* _Work instructions_: Tally the lines below that include "Rightarrow" and give only the total.

(Collected data)
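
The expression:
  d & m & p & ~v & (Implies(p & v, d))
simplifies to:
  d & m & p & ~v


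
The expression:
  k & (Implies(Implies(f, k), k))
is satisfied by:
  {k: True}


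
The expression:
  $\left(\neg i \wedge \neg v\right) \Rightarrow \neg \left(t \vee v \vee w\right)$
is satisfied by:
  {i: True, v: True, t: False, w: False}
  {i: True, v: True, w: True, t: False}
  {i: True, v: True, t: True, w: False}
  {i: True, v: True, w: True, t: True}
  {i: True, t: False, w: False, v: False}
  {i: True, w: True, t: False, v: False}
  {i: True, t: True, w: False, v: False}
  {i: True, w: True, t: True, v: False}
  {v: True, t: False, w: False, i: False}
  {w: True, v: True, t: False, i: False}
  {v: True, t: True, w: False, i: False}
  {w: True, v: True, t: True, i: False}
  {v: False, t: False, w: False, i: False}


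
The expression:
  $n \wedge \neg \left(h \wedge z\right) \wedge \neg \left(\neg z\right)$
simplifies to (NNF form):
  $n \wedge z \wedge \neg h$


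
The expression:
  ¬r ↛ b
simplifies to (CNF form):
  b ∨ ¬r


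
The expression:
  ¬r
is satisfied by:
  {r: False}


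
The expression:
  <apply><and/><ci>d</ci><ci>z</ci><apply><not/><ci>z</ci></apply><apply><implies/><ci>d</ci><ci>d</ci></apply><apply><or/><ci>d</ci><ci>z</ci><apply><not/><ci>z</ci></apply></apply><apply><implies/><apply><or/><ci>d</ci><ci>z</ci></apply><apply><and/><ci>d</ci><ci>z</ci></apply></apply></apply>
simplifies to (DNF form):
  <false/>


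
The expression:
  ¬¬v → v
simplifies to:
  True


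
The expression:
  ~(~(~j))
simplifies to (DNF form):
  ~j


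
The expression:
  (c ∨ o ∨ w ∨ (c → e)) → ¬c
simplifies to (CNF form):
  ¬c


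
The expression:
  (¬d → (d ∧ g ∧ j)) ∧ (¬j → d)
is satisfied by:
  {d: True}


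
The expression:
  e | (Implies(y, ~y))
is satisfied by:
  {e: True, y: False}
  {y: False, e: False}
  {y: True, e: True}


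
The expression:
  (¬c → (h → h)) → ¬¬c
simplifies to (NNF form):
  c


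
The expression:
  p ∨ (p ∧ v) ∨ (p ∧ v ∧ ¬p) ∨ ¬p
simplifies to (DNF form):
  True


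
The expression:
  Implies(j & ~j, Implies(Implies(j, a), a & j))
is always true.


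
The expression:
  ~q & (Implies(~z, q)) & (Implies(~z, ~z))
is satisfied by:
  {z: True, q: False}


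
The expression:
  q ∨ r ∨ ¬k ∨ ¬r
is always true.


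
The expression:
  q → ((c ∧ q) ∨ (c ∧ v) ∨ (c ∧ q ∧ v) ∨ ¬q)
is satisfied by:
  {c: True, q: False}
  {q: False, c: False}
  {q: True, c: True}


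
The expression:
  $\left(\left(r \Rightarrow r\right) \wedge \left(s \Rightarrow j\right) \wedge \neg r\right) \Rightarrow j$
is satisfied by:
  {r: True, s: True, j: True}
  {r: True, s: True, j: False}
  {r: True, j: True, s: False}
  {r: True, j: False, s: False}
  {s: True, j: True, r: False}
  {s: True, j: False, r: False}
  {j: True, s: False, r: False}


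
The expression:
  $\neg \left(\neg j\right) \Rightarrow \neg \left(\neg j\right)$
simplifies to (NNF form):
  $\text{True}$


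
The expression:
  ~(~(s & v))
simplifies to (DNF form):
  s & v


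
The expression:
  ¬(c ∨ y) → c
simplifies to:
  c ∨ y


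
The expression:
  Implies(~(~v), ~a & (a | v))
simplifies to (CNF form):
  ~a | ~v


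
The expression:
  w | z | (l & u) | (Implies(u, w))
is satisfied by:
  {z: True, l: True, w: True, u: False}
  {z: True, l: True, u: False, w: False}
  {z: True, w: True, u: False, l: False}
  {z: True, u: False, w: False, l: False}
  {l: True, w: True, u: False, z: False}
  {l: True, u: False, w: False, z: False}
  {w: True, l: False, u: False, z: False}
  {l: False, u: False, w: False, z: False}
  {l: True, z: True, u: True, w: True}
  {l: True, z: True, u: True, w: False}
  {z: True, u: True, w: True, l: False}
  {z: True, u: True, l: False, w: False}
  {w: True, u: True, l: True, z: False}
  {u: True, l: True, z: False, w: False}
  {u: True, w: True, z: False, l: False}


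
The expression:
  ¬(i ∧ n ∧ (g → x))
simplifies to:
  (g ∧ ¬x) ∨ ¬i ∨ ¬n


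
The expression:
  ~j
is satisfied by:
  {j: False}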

--

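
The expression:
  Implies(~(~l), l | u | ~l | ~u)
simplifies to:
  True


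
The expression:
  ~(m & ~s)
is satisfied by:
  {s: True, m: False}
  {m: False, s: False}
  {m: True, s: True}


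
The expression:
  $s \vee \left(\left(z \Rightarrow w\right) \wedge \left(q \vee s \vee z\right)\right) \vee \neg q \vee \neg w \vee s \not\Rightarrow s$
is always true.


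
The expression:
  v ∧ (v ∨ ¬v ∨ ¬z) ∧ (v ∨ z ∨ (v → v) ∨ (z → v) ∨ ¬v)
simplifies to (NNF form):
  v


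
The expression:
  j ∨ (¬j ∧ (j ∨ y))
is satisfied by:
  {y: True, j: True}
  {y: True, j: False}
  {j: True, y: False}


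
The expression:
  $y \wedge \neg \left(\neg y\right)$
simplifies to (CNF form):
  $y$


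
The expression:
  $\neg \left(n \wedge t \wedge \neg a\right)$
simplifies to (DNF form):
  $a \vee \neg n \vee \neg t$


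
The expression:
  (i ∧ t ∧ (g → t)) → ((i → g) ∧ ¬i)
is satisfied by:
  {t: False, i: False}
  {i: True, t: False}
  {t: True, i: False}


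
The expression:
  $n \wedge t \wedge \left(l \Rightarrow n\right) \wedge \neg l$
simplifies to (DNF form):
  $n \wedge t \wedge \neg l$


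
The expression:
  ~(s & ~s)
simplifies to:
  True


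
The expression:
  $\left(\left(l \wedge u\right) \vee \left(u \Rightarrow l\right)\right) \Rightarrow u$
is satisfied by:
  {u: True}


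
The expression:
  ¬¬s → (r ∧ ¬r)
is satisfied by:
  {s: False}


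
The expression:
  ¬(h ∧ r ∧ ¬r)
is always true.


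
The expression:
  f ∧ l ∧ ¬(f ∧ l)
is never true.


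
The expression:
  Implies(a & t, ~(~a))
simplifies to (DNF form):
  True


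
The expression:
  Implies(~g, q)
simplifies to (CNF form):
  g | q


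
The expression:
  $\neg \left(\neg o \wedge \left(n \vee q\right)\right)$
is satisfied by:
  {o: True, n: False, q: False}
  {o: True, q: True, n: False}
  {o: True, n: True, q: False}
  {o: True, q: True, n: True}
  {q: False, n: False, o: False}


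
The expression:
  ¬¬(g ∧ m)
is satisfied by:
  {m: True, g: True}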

--

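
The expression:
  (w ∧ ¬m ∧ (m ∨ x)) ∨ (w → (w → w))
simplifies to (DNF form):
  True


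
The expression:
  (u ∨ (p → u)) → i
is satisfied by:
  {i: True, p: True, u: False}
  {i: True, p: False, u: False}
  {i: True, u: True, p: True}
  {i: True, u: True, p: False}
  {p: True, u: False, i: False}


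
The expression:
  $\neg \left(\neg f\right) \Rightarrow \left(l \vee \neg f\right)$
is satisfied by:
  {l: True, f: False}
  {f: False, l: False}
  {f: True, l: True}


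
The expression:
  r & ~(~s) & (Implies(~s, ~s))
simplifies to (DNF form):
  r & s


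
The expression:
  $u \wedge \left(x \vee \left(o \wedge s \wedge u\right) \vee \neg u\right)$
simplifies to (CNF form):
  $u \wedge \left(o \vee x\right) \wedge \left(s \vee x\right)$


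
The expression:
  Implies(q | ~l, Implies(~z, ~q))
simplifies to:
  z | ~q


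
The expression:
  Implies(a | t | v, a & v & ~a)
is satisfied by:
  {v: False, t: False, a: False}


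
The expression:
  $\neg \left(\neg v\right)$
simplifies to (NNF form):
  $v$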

* _Exercise solution_: 7